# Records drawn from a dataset
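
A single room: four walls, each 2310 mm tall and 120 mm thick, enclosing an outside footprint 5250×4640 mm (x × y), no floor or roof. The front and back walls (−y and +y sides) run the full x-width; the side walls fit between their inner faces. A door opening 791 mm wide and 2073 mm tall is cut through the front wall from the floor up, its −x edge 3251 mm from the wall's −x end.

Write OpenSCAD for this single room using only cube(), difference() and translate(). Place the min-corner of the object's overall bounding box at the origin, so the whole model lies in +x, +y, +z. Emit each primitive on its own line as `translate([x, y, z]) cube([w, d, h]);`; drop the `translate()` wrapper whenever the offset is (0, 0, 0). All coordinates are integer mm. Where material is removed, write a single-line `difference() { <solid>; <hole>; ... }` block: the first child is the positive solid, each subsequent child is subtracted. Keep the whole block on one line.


difference() { cube([5250, 120, 2310]); translate([3251, 0, 0]) cube([791, 120, 2073]); }
translate([0, 4520, 0]) cube([5250, 120, 2310]);
translate([0, 120, 0]) cube([120, 4400, 2310]);
translate([5130, 120, 0]) cube([120, 4400, 2310]);


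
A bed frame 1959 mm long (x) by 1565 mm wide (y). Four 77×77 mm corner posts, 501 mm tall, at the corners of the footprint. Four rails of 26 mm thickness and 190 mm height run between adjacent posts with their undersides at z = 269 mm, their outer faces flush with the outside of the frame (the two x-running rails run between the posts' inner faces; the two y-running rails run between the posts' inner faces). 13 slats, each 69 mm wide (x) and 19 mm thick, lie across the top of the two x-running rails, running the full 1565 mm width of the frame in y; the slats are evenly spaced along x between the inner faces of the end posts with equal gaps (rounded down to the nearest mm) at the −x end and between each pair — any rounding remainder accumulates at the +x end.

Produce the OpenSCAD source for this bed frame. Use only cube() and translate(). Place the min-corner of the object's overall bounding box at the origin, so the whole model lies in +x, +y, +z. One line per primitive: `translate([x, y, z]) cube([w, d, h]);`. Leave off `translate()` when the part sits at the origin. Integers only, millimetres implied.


cube([77, 77, 501]);
translate([0, 1488, 0]) cube([77, 77, 501]);
translate([1882, 0, 0]) cube([77, 77, 501]);
translate([1882, 1488, 0]) cube([77, 77, 501]);
translate([77, 0, 269]) cube([1805, 26, 190]);
translate([77, 1539, 269]) cube([1805, 26, 190]);
translate([0, 77, 269]) cube([26, 1411, 190]);
translate([1933, 77, 269]) cube([26, 1411, 190]);
translate([141, 0, 459]) cube([69, 1565, 19]);
translate([274, 0, 459]) cube([69, 1565, 19]);
translate([407, 0, 459]) cube([69, 1565, 19]);
translate([540, 0, 459]) cube([69, 1565, 19]);
translate([673, 0, 459]) cube([69, 1565, 19]);
translate([806, 0, 459]) cube([69, 1565, 19]);
translate([939, 0, 459]) cube([69, 1565, 19]);
translate([1072, 0, 459]) cube([69, 1565, 19]);
translate([1205, 0, 459]) cube([69, 1565, 19]);
translate([1338, 0, 459]) cube([69, 1565, 19]);
translate([1471, 0, 459]) cube([69, 1565, 19]);
translate([1604, 0, 459]) cube([69, 1565, 19]);
translate([1737, 0, 459]) cube([69, 1565, 19]);


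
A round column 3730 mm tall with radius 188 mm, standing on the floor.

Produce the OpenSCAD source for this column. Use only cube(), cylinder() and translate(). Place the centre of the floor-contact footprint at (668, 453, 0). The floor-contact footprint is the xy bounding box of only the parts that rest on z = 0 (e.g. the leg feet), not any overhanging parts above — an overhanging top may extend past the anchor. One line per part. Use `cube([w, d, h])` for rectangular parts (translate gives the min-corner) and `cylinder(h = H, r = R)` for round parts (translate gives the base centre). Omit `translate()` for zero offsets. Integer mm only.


translate([668, 453, 0]) cylinder(h = 3730, r = 188);


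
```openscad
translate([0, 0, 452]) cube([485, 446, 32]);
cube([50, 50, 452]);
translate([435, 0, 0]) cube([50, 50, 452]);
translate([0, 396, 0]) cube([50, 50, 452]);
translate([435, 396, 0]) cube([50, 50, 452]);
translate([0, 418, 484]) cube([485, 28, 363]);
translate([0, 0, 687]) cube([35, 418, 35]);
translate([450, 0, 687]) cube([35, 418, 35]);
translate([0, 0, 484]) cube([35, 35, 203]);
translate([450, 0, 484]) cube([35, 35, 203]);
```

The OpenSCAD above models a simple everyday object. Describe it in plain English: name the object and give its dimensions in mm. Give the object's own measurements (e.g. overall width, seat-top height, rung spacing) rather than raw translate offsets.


A chair. The seat is a 485×446×32 mm slab with its top at z = 484 mm, on four 50×50 mm corner legs (flush with the seat edges, standing on z = 0). A flat backrest 28 mm thick, 363 mm tall, spans the full seat width and rises from the seat top along its +y edge, rear face flush with the rear of the seat. Two armrests of 35×35 mm section run along each side from the seat's front edge to the front of the backrest, top faces 238 mm above the seat top and outer faces flush with the seat's x-edges; a 35×35 mm post under the front of each armrest stands on the seat at the front corner.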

# Task objective
Return each line above exactly as it appears.

# Exercise solution
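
A single room: four walls, each 2310 mm tall and 120 mm thick, enclosing an outside footprint 5250×4640 mm (x × y), no floor or roof. The front and back walls (−y and +y sides) run the full x-width; the side walls fit between their inner faces. A door opening 791 mm wide and 2073 mm tall is cut through the front wall from the floor up, its −x edge 3251 mm from the wall's −x end.

Write OpenSCAD for this single room using only cube(), difference() and translate(). Place the min-corner of the object's overall bounding box at the origin, so the whole model lies in +x, +y, +z. Emit each primitive on its own line as `translate([x, y, z]) cube([w, d, h]);`; drop the `translate()` wrapper whenever the offset is (0, 0, 0). All coordinates are integer mm. Where material is removed, write a single-line `difference() { <solid>; <hole>; ... }` block: the first child is the positive solid, each subsequent child is subtracted. Keep the whole block on one line.


difference() { cube([5250, 120, 2310]); translate([3251, 0, 0]) cube([791, 120, 2073]); }
translate([0, 4520, 0]) cube([5250, 120, 2310]);
translate([0, 120, 0]) cube([120, 4400, 2310]);
translate([5130, 120, 0]) cube([120, 4400, 2310]);


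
A bed frame 1959 mm long (x) by 1565 mm wide (y). Four 77×77 mm corner posts, 501 mm tall, at the corners of the footprint. Four rails of 26 mm thickness and 190 mm height run between adjacent posts with their undersides at z = 269 mm, their outer faces flush with the outside of the frame (the two x-running rails run between the posts' inner faces; the two y-running rails run between the posts' inner faces). 13 slats, each 69 mm wide (x) and 19 mm thick, lie across the top of the two x-running rails, running the full 1565 mm width of the frame in y; the slats are evenly spaced along x between the inner faces of the end posts with equal gaps (rounded down to the nearest mm) at the −x end and between each pair — any rounding remainder accumulates at the +x end.

Produce the OpenSCAD source for this bed frame. Use only cube() and translate(). Place the min-corner of the object's overall bounding box at the origin, so the whole model lies in +x, +y, +z. One line per primitive: `translate([x, y, z]) cube([w, d, h]);`. Leave off `translate()` when the part sits at the origin. Integers only, millimetres implied.


cube([77, 77, 501]);
translate([0, 1488, 0]) cube([77, 77, 501]);
translate([1882, 0, 0]) cube([77, 77, 501]);
translate([1882, 1488, 0]) cube([77, 77, 501]);
translate([77, 0, 269]) cube([1805, 26, 190]);
translate([77, 1539, 269]) cube([1805, 26, 190]);
translate([0, 77, 269]) cube([26, 1411, 190]);
translate([1933, 77, 269]) cube([26, 1411, 190]);
translate([141, 0, 459]) cube([69, 1565, 19]);
translate([274, 0, 459]) cube([69, 1565, 19]);
translate([407, 0, 459]) cube([69, 1565, 19]);
translate([540, 0, 459]) cube([69, 1565, 19]);
translate([673, 0, 459]) cube([69, 1565, 19]);
translate([806, 0, 459]) cube([69, 1565, 19]);
translate([939, 0, 459]) cube([69, 1565, 19]);
translate([1072, 0, 459]) cube([69, 1565, 19]);
translate([1205, 0, 459]) cube([69, 1565, 19]);
translate([1338, 0, 459]) cube([69, 1565, 19]);
translate([1471, 0, 459]) cube([69, 1565, 19]);
translate([1604, 0, 459]) cube([69, 1565, 19]);
translate([1737, 0, 459]) cube([69, 1565, 19]);


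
A round column 3730 mm tall with radius 188 mm, standing on the floor.

Produce the OpenSCAD source for this column. Use only cube(), cylinder() and translate(). Place the centre of the floor-contact footprint at (668, 453, 0). The floor-contact footprint is the xy bounding box of only the parts that rest on z = 0 (e.g. the leg feet), not any overhanging parts above — an overhanging top may extend past the anchor. One line per part. Use `cube([w, d, h])` for rectangular parts (translate gives the min-corner) and `cylinder(h = H, r = R)` for round parts (translate gives the base centre). Omit `translate()` for zero offsets. Integer mm only.


translate([668, 453, 0]) cylinder(h = 3730, r = 188);


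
```openscad
translate([0, 0, 452]) cube([485, 446, 32]);
cube([50, 50, 452]);
translate([435, 0, 0]) cube([50, 50, 452]);
translate([0, 396, 0]) cube([50, 50, 452]);
translate([435, 396, 0]) cube([50, 50, 452]);
translate([0, 418, 484]) cube([485, 28, 363]);
translate([0, 0, 687]) cube([35, 418, 35]);
translate([450, 0, 687]) cube([35, 418, 35]);
translate([0, 0, 484]) cube([35, 35, 203]);
translate([450, 0, 484]) cube([35, 35, 203]);
```

The OpenSCAD above models a simple everyday object. Describe it in plain English: name the object and give its dimensions in mm. Give the object's own measurements (e.g. overall width, seat-top height, rung spacing) rather than raw translate offsets.


A chair. The seat is a 485×446×32 mm slab with its top at z = 484 mm, on four 50×50 mm corner legs (flush with the seat edges, standing on z = 0). A flat backrest 28 mm thick, 363 mm tall, spans the full seat width and rises from the seat top along its +y edge, rear face flush with the rear of the seat. Two armrests of 35×35 mm section run along each side from the seat's front edge to the front of the backrest, top faces 238 mm above the seat top and outer faces flush with the seat's x-edges; a 35×35 mm post under the front of each armrest stands on the seat at the front corner.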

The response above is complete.